EXERCISE =
Of the entries below, return only those lines from the line with "A molecular-evolution problem" to the line with "An 18 aa region", exactly, both included.

INPUT DATA =
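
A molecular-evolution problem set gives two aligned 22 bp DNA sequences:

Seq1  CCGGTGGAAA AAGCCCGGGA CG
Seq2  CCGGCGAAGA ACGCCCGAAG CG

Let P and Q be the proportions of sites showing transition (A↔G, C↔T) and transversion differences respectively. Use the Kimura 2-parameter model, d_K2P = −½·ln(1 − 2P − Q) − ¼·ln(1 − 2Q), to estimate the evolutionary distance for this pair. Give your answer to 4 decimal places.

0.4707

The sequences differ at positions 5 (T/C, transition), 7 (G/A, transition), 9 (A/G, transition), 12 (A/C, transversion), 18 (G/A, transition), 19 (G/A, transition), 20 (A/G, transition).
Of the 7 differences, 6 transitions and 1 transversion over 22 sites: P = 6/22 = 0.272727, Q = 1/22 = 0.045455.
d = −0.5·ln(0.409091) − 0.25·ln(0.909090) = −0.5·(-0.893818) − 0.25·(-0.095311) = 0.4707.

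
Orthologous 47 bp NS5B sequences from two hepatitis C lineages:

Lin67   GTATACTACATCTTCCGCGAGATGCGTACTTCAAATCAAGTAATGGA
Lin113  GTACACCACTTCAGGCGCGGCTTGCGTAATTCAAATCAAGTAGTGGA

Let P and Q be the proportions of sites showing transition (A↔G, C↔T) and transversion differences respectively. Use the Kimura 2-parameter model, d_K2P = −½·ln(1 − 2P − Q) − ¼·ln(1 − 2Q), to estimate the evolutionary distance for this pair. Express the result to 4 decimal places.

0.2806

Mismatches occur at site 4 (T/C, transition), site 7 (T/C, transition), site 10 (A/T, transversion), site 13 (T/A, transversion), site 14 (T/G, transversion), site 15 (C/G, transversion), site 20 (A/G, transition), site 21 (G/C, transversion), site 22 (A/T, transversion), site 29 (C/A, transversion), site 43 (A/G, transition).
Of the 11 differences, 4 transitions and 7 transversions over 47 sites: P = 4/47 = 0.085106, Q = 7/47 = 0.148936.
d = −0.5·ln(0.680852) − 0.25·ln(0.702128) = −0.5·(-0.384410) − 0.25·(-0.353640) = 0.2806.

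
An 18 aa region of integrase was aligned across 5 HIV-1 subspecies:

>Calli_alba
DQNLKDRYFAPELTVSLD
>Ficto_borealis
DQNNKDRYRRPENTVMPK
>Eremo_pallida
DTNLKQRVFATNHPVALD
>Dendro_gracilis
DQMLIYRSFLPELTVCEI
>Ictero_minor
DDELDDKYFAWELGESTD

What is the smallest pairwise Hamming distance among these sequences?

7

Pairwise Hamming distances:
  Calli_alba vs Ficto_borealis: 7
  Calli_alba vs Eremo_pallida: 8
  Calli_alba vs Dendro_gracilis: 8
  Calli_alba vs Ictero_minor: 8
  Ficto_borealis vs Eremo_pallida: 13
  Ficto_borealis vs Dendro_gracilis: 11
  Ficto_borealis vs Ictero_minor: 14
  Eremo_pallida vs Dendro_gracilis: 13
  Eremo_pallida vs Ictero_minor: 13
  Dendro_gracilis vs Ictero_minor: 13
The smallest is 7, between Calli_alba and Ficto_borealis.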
==
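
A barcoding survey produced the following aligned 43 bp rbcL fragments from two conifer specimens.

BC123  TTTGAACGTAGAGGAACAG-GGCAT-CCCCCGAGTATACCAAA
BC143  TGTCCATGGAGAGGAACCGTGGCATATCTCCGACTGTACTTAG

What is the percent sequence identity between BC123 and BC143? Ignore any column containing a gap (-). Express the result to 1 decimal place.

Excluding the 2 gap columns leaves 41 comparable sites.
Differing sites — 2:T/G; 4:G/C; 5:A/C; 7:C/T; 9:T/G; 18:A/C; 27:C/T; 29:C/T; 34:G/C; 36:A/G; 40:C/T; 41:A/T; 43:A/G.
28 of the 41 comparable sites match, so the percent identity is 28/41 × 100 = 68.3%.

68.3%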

ANSWER BELOW =
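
A molecular-evolution problem set gives two aligned 22 bp DNA sequences:

Seq1  CCGGTGGAAA AAGCCCGGGA CG
Seq2  CCGGCGAAGA ACGCCCGAAG CG

Let P and Q be the proportions of sites showing transition (A↔G, C↔T) and transversion differences respectively. Use the Kimura 2-parameter model, d_K2P = −½·ln(1 − 2P − Q) − ¼·ln(1 − 2Q), to estimate the evolutionary distance for this pair. Give your answer to 4 decimal places.

0.4707

The sequences differ at positions 5 (T/C, transition), 7 (G/A, transition), 9 (A/G, transition), 12 (A/C, transversion), 18 (G/A, transition), 19 (G/A, transition), 20 (A/G, transition).
Of the 7 differences, 6 transitions and 1 transversion over 22 sites: P = 6/22 = 0.272727, Q = 1/22 = 0.045455.
d = −0.5·ln(0.409091) − 0.25·ln(0.909090) = −0.5·(-0.893818) − 0.25·(-0.095311) = 0.4707.

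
Orthologous 47 bp NS5B sequences from two hepatitis C lineages:

Lin67   GTATACTACATCTTCCGCGAGATGCGTACTTCAAATCAAGTAATGGA
Lin113  GTACACCACTTCAGGCGCGGCTTGCGTAATTCAAATCAAGTAGTGGA

Let P and Q be the proportions of sites showing transition (A↔G, C↔T) and transversion differences respectively. Use the Kimura 2-parameter model, d_K2P = −½·ln(1 − 2P − Q) − ¼·ln(1 − 2Q), to estimate the evolutionary distance for this pair. Express the result to 4 decimal places.

0.2806

Mismatches occur at site 4 (T/C, transition), site 7 (T/C, transition), site 10 (A/T, transversion), site 13 (T/A, transversion), site 14 (T/G, transversion), site 15 (C/G, transversion), site 20 (A/G, transition), site 21 (G/C, transversion), site 22 (A/T, transversion), site 29 (C/A, transversion), site 43 (A/G, transition).
Of the 11 differences, 4 transitions and 7 transversions over 47 sites: P = 4/47 = 0.085106, Q = 7/47 = 0.148936.
d = −0.5·ln(0.680852) − 0.25·ln(0.702128) = −0.5·(-0.384410) − 0.25·(-0.353640) = 0.2806.

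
An 18 aa region of integrase was aligned across 5 HIV-1 subspecies: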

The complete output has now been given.